Task prompt: Only the lines holding "testing" are wanted; find them in the listing and return each one.

(Data to process Opens)

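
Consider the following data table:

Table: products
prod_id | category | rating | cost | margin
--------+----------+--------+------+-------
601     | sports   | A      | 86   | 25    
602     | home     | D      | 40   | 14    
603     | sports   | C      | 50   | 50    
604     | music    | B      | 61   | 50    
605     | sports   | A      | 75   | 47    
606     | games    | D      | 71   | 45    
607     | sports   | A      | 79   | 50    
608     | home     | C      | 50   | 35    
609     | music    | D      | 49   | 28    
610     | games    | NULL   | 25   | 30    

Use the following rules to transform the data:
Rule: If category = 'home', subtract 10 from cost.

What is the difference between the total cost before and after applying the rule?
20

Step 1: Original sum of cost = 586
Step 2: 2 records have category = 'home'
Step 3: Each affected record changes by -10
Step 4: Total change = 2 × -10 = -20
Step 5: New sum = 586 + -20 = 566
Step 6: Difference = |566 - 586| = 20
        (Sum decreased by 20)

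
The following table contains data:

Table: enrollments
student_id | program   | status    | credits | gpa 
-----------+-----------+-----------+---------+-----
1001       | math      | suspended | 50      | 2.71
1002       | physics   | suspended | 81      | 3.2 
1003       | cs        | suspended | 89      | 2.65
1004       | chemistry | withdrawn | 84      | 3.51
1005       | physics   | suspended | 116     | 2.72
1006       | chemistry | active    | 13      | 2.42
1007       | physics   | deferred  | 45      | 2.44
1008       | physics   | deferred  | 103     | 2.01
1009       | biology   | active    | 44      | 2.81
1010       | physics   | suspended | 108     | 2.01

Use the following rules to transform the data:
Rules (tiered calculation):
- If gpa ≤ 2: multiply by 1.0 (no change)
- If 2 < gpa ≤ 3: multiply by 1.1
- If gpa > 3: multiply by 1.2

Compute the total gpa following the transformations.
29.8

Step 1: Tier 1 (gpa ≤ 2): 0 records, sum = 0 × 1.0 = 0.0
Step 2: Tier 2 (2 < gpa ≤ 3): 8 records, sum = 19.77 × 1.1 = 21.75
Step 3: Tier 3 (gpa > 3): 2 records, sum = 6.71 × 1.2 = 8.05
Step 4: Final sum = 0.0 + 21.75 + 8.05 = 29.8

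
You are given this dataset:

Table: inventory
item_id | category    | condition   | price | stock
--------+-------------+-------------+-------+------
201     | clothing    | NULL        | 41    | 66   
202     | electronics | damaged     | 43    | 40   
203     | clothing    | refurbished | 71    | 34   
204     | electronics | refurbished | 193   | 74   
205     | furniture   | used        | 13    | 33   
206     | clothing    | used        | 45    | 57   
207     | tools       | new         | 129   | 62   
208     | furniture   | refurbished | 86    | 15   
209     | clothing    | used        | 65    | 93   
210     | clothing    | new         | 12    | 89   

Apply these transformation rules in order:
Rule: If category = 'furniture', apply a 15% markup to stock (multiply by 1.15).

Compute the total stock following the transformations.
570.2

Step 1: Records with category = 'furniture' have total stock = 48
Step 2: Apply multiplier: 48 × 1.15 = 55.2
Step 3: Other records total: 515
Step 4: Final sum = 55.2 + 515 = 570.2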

(Data to process Closes)
(Data to process Opens)

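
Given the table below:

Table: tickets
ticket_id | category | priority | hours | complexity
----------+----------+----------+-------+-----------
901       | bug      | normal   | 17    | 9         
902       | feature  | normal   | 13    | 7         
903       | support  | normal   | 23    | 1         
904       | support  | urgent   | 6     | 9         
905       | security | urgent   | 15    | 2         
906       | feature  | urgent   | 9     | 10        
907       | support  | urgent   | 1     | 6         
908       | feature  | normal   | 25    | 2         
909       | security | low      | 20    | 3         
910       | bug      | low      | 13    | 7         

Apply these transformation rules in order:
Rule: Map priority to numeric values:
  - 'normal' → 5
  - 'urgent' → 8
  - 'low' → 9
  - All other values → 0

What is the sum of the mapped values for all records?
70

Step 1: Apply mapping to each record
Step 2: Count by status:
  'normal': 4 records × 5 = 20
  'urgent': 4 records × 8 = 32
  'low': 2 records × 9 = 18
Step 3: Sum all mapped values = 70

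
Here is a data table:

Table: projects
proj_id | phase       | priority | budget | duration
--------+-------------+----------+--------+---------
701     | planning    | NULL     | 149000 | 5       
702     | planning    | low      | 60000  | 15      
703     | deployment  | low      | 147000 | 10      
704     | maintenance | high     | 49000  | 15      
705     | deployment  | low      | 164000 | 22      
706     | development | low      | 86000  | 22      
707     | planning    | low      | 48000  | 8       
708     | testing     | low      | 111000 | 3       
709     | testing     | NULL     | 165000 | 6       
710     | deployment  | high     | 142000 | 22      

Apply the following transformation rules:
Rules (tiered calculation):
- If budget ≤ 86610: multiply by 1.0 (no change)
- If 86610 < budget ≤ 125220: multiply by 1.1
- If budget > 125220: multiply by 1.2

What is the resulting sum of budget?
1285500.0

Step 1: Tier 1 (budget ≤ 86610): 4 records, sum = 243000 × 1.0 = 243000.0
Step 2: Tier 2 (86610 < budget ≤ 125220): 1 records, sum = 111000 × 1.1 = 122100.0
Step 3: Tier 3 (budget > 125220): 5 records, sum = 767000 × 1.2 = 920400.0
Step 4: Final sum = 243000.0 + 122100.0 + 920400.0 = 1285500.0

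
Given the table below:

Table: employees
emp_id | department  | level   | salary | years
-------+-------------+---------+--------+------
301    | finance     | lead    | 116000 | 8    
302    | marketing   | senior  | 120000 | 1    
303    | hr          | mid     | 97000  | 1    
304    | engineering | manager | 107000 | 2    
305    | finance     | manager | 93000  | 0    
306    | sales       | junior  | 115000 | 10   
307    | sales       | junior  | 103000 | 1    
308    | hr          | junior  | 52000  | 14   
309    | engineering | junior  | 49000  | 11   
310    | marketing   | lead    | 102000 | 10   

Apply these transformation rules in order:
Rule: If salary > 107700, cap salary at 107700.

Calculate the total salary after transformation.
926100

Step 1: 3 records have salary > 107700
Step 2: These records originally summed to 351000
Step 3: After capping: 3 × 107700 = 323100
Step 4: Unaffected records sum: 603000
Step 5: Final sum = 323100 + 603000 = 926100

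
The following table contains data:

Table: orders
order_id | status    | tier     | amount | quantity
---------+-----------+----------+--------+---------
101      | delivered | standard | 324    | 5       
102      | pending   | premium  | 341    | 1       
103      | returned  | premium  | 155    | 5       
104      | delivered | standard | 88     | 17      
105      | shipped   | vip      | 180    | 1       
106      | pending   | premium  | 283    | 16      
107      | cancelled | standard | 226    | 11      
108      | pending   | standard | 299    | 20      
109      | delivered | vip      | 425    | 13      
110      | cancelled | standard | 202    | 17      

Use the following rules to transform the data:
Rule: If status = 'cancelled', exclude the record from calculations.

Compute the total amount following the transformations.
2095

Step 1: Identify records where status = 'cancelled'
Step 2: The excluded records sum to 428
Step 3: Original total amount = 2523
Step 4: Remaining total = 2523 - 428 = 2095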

(Data to process Closes)

Answer to this problem:
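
708     | testing     | low      | 111000 | 3       
709     | testing     | NULL     | 165000 | 6       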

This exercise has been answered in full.